# [Data shown]
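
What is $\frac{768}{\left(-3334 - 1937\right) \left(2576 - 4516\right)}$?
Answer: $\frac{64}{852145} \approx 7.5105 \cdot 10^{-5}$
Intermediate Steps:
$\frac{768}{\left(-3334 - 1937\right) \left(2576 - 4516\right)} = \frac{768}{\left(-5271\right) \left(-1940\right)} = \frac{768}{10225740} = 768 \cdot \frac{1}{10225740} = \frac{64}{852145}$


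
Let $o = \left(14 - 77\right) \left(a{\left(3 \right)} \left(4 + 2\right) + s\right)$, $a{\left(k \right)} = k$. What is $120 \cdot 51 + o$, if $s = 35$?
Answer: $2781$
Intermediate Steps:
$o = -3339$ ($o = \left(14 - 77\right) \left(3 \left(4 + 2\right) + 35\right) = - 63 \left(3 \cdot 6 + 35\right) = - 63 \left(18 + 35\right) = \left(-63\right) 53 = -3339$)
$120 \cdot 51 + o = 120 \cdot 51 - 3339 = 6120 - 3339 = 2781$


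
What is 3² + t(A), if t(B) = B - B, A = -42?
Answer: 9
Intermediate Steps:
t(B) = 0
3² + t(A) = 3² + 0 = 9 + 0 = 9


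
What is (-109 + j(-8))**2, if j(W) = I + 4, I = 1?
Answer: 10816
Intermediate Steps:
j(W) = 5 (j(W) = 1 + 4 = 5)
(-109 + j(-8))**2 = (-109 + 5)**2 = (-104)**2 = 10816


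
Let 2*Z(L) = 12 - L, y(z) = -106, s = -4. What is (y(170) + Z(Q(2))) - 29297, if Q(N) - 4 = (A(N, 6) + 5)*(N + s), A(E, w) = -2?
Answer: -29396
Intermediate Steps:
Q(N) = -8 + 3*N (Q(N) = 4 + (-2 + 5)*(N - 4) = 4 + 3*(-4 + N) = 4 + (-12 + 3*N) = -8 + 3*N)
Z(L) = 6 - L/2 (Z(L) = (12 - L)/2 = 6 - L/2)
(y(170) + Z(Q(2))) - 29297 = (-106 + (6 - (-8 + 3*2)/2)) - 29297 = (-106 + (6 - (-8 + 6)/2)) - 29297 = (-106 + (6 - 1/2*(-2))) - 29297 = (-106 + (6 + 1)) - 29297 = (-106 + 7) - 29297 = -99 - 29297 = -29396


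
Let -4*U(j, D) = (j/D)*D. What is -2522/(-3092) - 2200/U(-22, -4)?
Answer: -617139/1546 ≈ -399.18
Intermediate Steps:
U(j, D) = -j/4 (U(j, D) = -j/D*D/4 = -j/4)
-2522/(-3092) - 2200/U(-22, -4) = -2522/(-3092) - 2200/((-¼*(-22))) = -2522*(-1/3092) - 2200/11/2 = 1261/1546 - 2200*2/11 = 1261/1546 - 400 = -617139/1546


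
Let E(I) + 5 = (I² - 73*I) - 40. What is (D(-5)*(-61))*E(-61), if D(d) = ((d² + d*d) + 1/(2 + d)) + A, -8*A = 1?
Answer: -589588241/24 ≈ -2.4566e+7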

# [Work to be completed]
All entries shown above should be printed again exactly.

# [Problem solution]
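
What is $\frac{768}{\left(-3334 - 1937\right) \left(2576 - 4516\right)}$?
Answer: $\frac{64}{852145} \approx 7.5105 \cdot 10^{-5}$
Intermediate Steps:
$\frac{768}{\left(-3334 - 1937\right) \left(2576 - 4516\right)} = \frac{768}{\left(-5271\right) \left(-1940\right)} = \frac{768}{10225740} = 768 \cdot \frac{1}{10225740} = \frac{64}{852145}$


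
Let $o = \left(14 - 77\right) \left(a{\left(3 \right)} \left(4 + 2\right) + s\right)$, $a{\left(k \right)} = k$. What is $120 \cdot 51 + o$, if $s = 35$?
Answer: $2781$
Intermediate Steps:
$o = -3339$ ($o = \left(14 - 77\right) \left(3 \left(4 + 2\right) + 35\right) = - 63 \left(3 \cdot 6 + 35\right) = - 63 \left(18 + 35\right) = \left(-63\right) 53 = -3339$)
$120 \cdot 51 + o = 120 \cdot 51 - 3339 = 6120 - 3339 = 2781$


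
What is 3² + t(A), if t(B) = B - B, A = -42?
Answer: 9
Intermediate Steps:
t(B) = 0
3² + t(A) = 3² + 0 = 9 + 0 = 9


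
What is (-109 + j(-8))**2, if j(W) = I + 4, I = 1?
Answer: 10816
Intermediate Steps:
j(W) = 5 (j(W) = 1 + 4 = 5)
(-109 + j(-8))**2 = (-109 + 5)**2 = (-104)**2 = 10816


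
Let 2*Z(L) = 12 - L, y(z) = -106, s = -4. What is (y(170) + Z(Q(2))) - 29297, if Q(N) - 4 = (A(N, 6) + 5)*(N + s), A(E, w) = -2?
Answer: -29396
Intermediate Steps:
Q(N) = -8 + 3*N (Q(N) = 4 + (-2 + 5)*(N - 4) = 4 + 3*(-4 + N) = 4 + (-12 + 3*N) = -8 + 3*N)
Z(L) = 6 - L/2 (Z(L) = (12 - L)/2 = 6 - L/2)
(y(170) + Z(Q(2))) - 29297 = (-106 + (6 - (-8 + 3*2)/2)) - 29297 = (-106 + (6 - (-8 + 6)/2)) - 29297 = (-106 + (6 - 1/2*(-2))) - 29297 = (-106 + (6 + 1)) - 29297 = (-106 + 7) - 29297 = -99 - 29297 = -29396


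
Let -4*U(j, D) = (j/D)*D. What is -2522/(-3092) - 2200/U(-22, -4)?
Answer: -617139/1546 ≈ -399.18
Intermediate Steps:
U(j, D) = -j/4 (U(j, D) = -j/D*D/4 = -j/4)
-2522/(-3092) - 2200/U(-22, -4) = -2522/(-3092) - 2200/((-¼*(-22))) = -2522*(-1/3092) - 2200/11/2 = 1261/1546 - 2200*2/11 = 1261/1546 - 400 = -617139/1546


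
Let E(I) + 5 = (I² - 73*I) - 40. What is (D(-5)*(-61))*E(-61), if D(d) = ((d² + d*d) + 1/(2 + d)) + A, -8*A = 1?
Answer: -589588241/24 ≈ -2.4566e+7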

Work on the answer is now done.